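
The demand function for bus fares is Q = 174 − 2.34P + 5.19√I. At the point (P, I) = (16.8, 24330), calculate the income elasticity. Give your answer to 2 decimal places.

At P = 16.8, I = 24330: Q = 944.228.
Holding P constant, ∂Q/∂I = 5.19/(2√I) = 0.0166367.
η_I = (∂Q/∂I)·(I/Q) = 0.0166367 × (24330/944.228) = 0.43.

0.43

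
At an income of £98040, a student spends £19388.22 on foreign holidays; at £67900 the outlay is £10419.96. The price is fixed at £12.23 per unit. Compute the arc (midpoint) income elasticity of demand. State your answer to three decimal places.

1.656

With a constant price, Q₁ = 19388.22/12.23 = 1585.300 and Q₂ = 10419.96/12.23 = 852.000 (equivalently, work directly with expenditure since P cancels).
Midpoint %ΔQ = (10419.96 − 19388.22)/14904.09 = -0.60173; midpoint %ΔI = (67900 − 98040)/82970 = -0.36326.
η = -0.60173 / -0.36326 = 1.656.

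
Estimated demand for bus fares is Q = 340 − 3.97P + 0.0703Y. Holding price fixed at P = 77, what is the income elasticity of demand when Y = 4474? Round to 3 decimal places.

At P = 77, Y = 4474: Q = 348.832.
Holding P constant, ∂Q/∂Y = 0.0703.
η_Y = (∂Q/∂Y)·(Y/Q) = 0.0703 × (4474/348.832) = 0.902.

0.902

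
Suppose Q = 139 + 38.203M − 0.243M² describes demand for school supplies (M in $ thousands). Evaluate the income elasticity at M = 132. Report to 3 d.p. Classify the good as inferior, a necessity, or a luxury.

-3.614 (inferior good)

At M = 132: Q = 947.7640.
dQ/dM = 38.203 − 0.486M = -25.94900.
η = (dQ/dM)·(M/Q) = -25.94900 × (132/947.7640) = -3.614.
η < 0 ⇒ inferior good.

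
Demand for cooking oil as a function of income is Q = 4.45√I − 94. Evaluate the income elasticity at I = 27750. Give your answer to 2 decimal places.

0.57

At I = 27750: Q = 647.296.
dQ/dI = 4.45/(2√I) = 0.0133567 at this income.
η = (dQ/dI)·(I/Q) = 0.0133567 × (27750/647.296) = 0.57.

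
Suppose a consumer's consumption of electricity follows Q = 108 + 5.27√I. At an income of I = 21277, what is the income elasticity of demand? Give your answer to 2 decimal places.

0.44

At I = 21277: Q = 876.716.
dQ/dI = 5.27/(2√I) = 0.0180645 at this income.
η = (dQ/dI)·(I/Q) = 0.0180645 × (21277/876.716) = 0.44.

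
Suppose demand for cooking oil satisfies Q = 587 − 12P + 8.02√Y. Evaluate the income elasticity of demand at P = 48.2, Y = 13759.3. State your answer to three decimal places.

0.495

At P = 48.2, Y = 13759.3: Q = 949.346.
Holding P constant, ∂Q/∂Y = 8.02/(2√Y) = 0.0341858.
η_Y = (∂Q/∂Y)·(Y/Q) = 0.0341858 × (13759.3/949.346) = 0.495.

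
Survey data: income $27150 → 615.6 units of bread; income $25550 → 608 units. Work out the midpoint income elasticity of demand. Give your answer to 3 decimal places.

ΔQ = 608 − 615.6 = -7.6; midpoint Q̄ = (615.6 + 608)/2 = 611.8.
ΔI = 25550 − 27150 = -1600; midpoint Ī = (27150 + 25550)/2 = 26350.
η = (ΔQ/Q̄) ÷ (ΔI/Ī) = (-7.6/611.8) ÷ (-1600/26350) = 0.205.

0.205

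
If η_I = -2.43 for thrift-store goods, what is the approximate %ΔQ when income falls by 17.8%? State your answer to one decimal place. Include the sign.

43.3%

%ΔQ ≈ η × %ΔI = -2.43 × (-17.8%) = 43.3%.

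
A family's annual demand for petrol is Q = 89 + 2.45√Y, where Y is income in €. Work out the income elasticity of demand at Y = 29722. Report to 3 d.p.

At Y = 29722: Q = 511.382.
dQ/dY = 2.45/(2√Y) = 0.00710554 at this income.
η = (dQ/dY)·(Y/Q) = 0.00710554 × (29722/511.382) = 0.413.

0.413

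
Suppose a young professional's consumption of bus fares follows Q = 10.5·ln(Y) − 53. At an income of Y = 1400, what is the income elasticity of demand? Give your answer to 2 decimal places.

At Y = 1400: Q = 23.064.
dQ/dY = 10.5/Y = 0.0075 at this income.
η = (dQ/dY)·(Y/Q) = 0.0075 × (1400/23.064) = 0.46.

0.46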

## Exercise description
An exact copy of the data, with every line intact, is the required answer.

## Exercise response
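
The demand function for bus fares is Q = 174 − 2.34P + 5.19√I. At the point (P, I) = (16.8, 24330), calculate the income elasticity. Give your answer to 2 decimal places.

At P = 16.8, I = 24330: Q = 944.228.
Holding P constant, ∂Q/∂I = 5.19/(2√I) = 0.0166367.
η_I = (∂Q/∂I)·(I/Q) = 0.0166367 × (24330/944.228) = 0.43.

0.43

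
At an income of £98040, a student spends £19388.22 on foreign holidays; at £67900 the outlay is £10419.96. The price is fixed at £12.23 per unit. Compute the arc (midpoint) income elasticity of demand. State your answer to three decimal places.

1.656

With a constant price, Q₁ = 19388.22/12.23 = 1585.300 and Q₂ = 10419.96/12.23 = 852.000 (equivalently, work directly with expenditure since P cancels).
Midpoint %ΔQ = (10419.96 − 19388.22)/14904.09 = -0.60173; midpoint %ΔI = (67900 − 98040)/82970 = -0.36326.
η = -0.60173 / -0.36326 = 1.656.

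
Estimated demand for bus fares is Q = 340 − 3.97P + 0.0703Y. Holding price fixed at P = 77, what is the income elasticity of demand when Y = 4474? Round to 3 decimal places.

At P = 77, Y = 4474: Q = 348.832.
Holding P constant, ∂Q/∂Y = 0.0703.
η_Y = (∂Q/∂Y)·(Y/Q) = 0.0703 × (4474/348.832) = 0.902.

0.902

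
Suppose Q = 139 + 38.203M − 0.243M² describes demand for school supplies (M in $ thousands). Evaluate the income elasticity at M = 132. Report to 3 d.p. Classify the good as inferior, a necessity, or a luxury.

-3.614 (inferior good)

At M = 132: Q = 947.7640.
dQ/dM = 38.203 − 0.486M = -25.94900.
η = (dQ/dM)·(M/Q) = -25.94900 × (132/947.7640) = -3.614.
η < 0 ⇒ inferior good.

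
Demand for cooking oil as a function of income is Q = 4.45√I − 94. Evaluate the income elasticity at I = 27750. Give your answer to 2 decimal places.

0.57

At I = 27750: Q = 647.296.
dQ/dI = 4.45/(2√I) = 0.0133567 at this income.
η = (dQ/dI)·(I/Q) = 0.0133567 × (27750/647.296) = 0.57.

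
Suppose a consumer's consumption of electricity follows Q = 108 + 5.27√I. At an income of I = 21277, what is the income elasticity of demand? Give your answer to 2 decimal places.

0.44

At I = 21277: Q = 876.716.
dQ/dI = 5.27/(2√I) = 0.0180645 at this income.
η = (dQ/dI)·(I/Q) = 0.0180645 × (21277/876.716) = 0.44.

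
Suppose demand for cooking oil satisfies Q = 587 − 12P + 8.02√Y. Evaluate the income elasticity of demand at P = 48.2, Y = 13759.3. State your answer to three decimal places.

0.495

At P = 48.2, Y = 13759.3: Q = 949.346.
Holding P constant, ∂Q/∂Y = 8.02/(2√Y) = 0.0341858.
η_Y = (∂Q/∂Y)·(Y/Q) = 0.0341858 × (13759.3/949.346) = 0.495.

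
Survey data: income $27150 → 615.6 units of bread; income $25550 → 608 units. Work out the midpoint income elasticity of demand. Give your answer to 3 decimal places.

ΔQ = 608 − 615.6 = -7.6; midpoint Q̄ = (615.6 + 608)/2 = 611.8.
ΔI = 25550 − 27150 = -1600; midpoint Ī = (27150 + 25550)/2 = 26350.
η = (ΔQ/Q̄) ÷ (ΔI/Ī) = (-7.6/611.8) ÷ (-1600/26350) = 0.205.

0.205

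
If η_I = -2.43 for thrift-store goods, what is the approximate %ΔQ when income falls by 17.8%? State your answer to one decimal place. Include the sign.

43.3%

%ΔQ ≈ η × %ΔI = -2.43 × (-17.8%) = 43.3%.

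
A family's annual demand for petrol is Q = 89 + 2.45√Y, where Y is income in €. Work out the income elasticity of demand at Y = 29722. Report to 3 d.p.

At Y = 29722: Q = 511.382.
dQ/dY = 2.45/(2√Y) = 0.00710554 at this income.
η = (dQ/dY)·(Y/Q) = 0.00710554 × (29722/511.382) = 0.413.

0.413

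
Suppose a young professional's consumption of bus fares follows Q = 10.5·ln(Y) − 53. At an income of Y = 1400, what is the income elasticity of demand? Give your answer to 2 decimal places.

At Y = 1400: Q = 23.064.
dQ/dY = 10.5/Y = 0.0075 at this income.
η = (dQ/dY)·(Y/Q) = 0.0075 × (1400/23.064) = 0.46.

0.46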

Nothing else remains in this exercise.